━━━━━ Exercise materials

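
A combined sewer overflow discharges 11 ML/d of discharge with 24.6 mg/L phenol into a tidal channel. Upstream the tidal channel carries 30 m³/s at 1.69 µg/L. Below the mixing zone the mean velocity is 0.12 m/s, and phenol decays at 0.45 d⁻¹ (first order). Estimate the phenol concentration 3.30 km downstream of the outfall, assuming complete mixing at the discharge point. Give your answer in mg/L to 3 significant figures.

0.0915 mg/L

11 ML/d = 0.1273 m³/s.
1.69 µg/L = 0.00169 mg/L.
After complete mixing, C₀ = (0.1273·24.6 + 30·0.00169) / 30.13 = 0.1056 mg/L.
Travel time t = 3300 m / 0.12 m/s = 2.75e+04 s = 0.3183 d.
C = 0.1056·exp(−0.45·0.3183) = 0.1056·0.8666 = 0.09154 mg/L.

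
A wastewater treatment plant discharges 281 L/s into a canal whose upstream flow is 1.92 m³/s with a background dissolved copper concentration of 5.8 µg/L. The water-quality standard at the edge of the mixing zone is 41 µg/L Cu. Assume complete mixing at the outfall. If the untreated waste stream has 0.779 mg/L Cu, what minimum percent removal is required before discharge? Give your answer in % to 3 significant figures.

281 L/s = 0.281 m³/s.
5.8 µg/L = 0.0058 mg/L.
41 µg/L = 0.041 mg/L.
Mass balance: 0.041·2.201 = 0.281·Cₑ + 1.92·0.0058.
Cₑ = (0.09024 − 0.01114) / 0.281 = 0.2815 mg/L.
Required removal = 1 − 0.2815/0.779 = 63.86 %.

63.9 %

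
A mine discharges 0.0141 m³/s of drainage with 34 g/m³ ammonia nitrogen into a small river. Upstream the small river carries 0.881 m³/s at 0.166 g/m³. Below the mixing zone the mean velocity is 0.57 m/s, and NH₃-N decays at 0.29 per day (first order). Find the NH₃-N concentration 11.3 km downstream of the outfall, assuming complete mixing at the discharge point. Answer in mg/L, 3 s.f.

After complete mixing, C₀ = (0.0141·34 + 0.881·0.166) / 0.8951 = 0.699 mg/L.
Travel time t = 1.13e+04 m / 0.57 m/s = 1.982e+04 s = 0.2295 d.
C = 0.699·exp(−0.29·0.2295) = 0.699·0.9356 = 0.654 mg/L.

0.654 mg/L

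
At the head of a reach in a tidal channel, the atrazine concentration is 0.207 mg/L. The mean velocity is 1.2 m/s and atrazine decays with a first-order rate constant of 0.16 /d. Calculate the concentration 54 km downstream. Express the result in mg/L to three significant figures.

0.190 mg/L

Travel time t = 54 km / 1.2 m/s = 5.4e+04/1.2 = 4.5e+04 s = 0.5208 d.
First-order decay: C = 0.207·exp(−0.16·0.5208) = 0.207·0.92 = 0.1904 mg/L.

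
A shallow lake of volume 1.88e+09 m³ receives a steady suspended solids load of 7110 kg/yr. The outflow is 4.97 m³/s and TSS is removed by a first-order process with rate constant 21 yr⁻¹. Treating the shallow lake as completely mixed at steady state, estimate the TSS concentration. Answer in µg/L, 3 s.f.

Outflow Q = 4.97 m³/s × 3.156e+07 s/yr = 1.568e+08 m³/yr.
Steady-state CSTR mass balance: W = Q·C + k·V·C, so C = W/(Q + kV).
Q + kV = 1.568e+08 + 21·1.88e+09 = 3.964e+10 m³/yr.
C = 7110/3.964e+10 = 1.794e-07 kg/m³ = 0.0001794 mg/L = 0.1794 µg/L.

0.179 µg/L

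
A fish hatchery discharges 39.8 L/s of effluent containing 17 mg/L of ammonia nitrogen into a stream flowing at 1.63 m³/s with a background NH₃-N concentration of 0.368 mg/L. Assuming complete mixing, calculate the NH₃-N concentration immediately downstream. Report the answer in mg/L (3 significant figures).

39.8 L/s = 0.0398 m³/s.
Flow-weighted mixing gives C = (0.0398·17 + 1.63·0.368) / (0.0398 + 1.63) = 1.276/1.67 = 0.7644 mg/L.

0.764 mg/L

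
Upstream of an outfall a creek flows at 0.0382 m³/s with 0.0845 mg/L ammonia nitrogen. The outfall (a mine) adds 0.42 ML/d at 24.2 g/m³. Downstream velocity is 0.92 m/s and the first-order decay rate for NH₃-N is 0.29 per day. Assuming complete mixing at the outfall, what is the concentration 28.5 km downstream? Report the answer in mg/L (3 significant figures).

2.53 mg/L

0.42 ML/d = 0.004861 m³/s.
After complete mixing, C₀ = (0.004861·24.2 + 0.0382·0.0845) / 0.04306 = 2.807 mg/L.
Travel time t = 2.85e+04 m / 0.92 m/s = 3.098e+04 s = 0.3585 d.
C = 2.807·exp(−0.29·0.3585) = 2.807·0.9012 = 2.53 mg/L.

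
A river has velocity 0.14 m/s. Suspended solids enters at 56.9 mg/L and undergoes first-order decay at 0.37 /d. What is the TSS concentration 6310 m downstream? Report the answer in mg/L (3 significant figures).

Travel time t = 6310 m / 0.14 m/s = 6310/0.14 = 4.507e+04 s = 0.5217 d.
First-order decay: C = 56.9·exp(−0.37·0.5217) = 56.9·0.8245 = 46.91 mg/L.

46.9 mg/L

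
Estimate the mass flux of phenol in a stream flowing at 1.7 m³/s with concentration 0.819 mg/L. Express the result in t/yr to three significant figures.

Mass flux = Q·C = 1.7 m³/s × 0.819 g/m³ = 1.392 g/s.
= 1.392 g/s × 31.56 = 43.94 t/yr.

43.9 t/yr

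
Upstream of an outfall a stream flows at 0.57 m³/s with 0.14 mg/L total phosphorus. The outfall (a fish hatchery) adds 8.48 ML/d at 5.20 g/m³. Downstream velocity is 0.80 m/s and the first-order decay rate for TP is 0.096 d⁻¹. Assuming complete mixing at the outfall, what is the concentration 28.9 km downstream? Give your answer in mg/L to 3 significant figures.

0.849 mg/L

8.48 ML/d = 0.09815 m³/s.
After complete mixing, C₀ = (0.09815·5.2 + 0.57·0.14) / 0.6681 = 0.8833 mg/L.
Travel time t = 2.89e+04 m / 0.80 m/s = 3.612e+04 s = 0.4181 d.
C = 0.8833·exp(−0.096·0.4181) = 0.8833·0.9607 = 0.8485 mg/L.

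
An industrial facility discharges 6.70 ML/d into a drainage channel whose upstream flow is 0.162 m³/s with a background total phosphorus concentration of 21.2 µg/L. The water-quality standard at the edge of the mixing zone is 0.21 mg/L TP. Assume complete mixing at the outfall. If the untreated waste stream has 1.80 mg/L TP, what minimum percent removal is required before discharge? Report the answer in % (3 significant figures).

66.4 %

6.70 ML/d = 0.07755 m³/s.
21.2 µg/L = 0.0212 mg/L.
Mass balance: 0.21·0.2395 = 0.07755·Cₑ + 0.162·0.0212.
Cₑ = (0.0503 − 0.003434) / 0.07755 = 0.6044 mg/L.
Required removal = 1 − 0.6044/1.80 = 66.42 %.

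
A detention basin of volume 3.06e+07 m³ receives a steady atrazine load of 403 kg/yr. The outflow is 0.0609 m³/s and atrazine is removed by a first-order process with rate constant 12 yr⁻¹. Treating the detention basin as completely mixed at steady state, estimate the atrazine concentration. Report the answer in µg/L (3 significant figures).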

━━━━━━━━━━

• [Exercise]: Set down, please, the lines from the line holding "An industrial facility" through the final line of the data, exactly and with nothing added.

• [Your response]:
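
An industrial facility discharges 6.70 ML/d into a drainage channel whose upstream flow is 0.162 m³/s with a background total phosphorus concentration of 21.2 µg/L. The water-quality standard at the edge of the mixing zone is 0.21 mg/L TP. Assume complete mixing at the outfall. If the untreated waste stream has 1.80 mg/L TP, what minimum percent removal is required before discharge? Report the answer in % (3 significant figures).

66.4 %

6.70 ML/d = 0.07755 m³/s.
21.2 µg/L = 0.0212 mg/L.
Mass balance: 0.21·0.2395 = 0.07755·Cₑ + 0.162·0.0212.
Cₑ = (0.0503 − 0.003434) / 0.07755 = 0.6044 mg/L.
Required removal = 1 − 0.6044/1.80 = 66.42 %.

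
A detention basin of volume 3.06e+07 m³ receives a steady atrazine load of 403 kg/yr. The outflow is 0.0609 m³/s and atrazine is removed by a first-order process with rate constant 12 yr⁻¹. Treating the detention basin as completely mixed at steady state, estimate the atrazine concentration. Report the answer in µg/L (3 significant figures).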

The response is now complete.